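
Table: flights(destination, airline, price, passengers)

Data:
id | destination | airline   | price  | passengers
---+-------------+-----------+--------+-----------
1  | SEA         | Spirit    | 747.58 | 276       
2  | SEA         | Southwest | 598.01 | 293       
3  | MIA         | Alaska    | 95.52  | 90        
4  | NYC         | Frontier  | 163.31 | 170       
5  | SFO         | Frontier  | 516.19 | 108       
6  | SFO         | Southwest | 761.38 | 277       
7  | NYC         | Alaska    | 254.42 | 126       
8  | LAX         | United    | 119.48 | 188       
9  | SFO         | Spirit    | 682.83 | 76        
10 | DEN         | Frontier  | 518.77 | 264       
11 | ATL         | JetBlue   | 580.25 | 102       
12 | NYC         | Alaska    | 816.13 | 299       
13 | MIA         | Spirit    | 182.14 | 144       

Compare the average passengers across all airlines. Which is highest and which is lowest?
SELECT airline, AVG(passengers)
FROM flights
GROUP BY airline
ORDER BY AVG(passengers)

All groups:
  JetBlue: 102.00
  Spirit: 165.33
  Alaska: 171.67
  Frontier: 180.67
  United: 188.00
  Southwest: 285.00

Highest: Southwest (285.00)
Lowest: JetBlue (102.00)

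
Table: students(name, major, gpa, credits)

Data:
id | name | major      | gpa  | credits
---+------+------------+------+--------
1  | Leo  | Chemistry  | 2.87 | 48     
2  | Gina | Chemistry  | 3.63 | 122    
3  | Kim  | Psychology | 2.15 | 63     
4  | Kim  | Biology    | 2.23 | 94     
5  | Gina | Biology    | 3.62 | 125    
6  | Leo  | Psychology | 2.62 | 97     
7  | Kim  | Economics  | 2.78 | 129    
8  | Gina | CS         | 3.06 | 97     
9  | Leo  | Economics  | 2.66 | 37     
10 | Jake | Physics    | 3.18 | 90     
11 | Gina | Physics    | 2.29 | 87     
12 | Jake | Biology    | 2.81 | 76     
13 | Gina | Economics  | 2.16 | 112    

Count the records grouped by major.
SELECT major, COUNT(*) as count
FROM students
GROUP BY major

Result:
  Biology: 3
  CS: 1
  Chemistry: 2
  Economics: 3
  Physics: 2
  Psychology: 2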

§

Repeat the lines from the one containing "Psychology | 2.15 | 63" through the end of the listing, exactly and without any other lines; both ends are included.

- [Your solution]
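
3  | Kim  | Psychology | 2.15 | 63     
4  | Kim  | Biology    | 2.23 | 94     
5  | Gina | Biology    | 3.62 | 125    
6  | Leo  | Psychology | 2.62 | 97     
7  | Kim  | Economics  | 2.78 | 129    
8  | Gina | CS         | 3.06 | 97     
9  | Leo  | Economics  | 2.66 | 37     
10 | Jake | Physics    | 3.18 | 90     
11 | Gina | Physics    | 2.29 | 87     
12 | Jake | Biology    | 2.81 | 76     
13 | Gina | Economics  | 2.16 | 112    

Count the records grouped by major.
SELECT major, COUNT(*) as count
FROM students
GROUP BY major

Result:
  Biology: 3
  CS: 1
  Chemistry: 2
  Economics: 3
  Physics: 2
  Psychology: 2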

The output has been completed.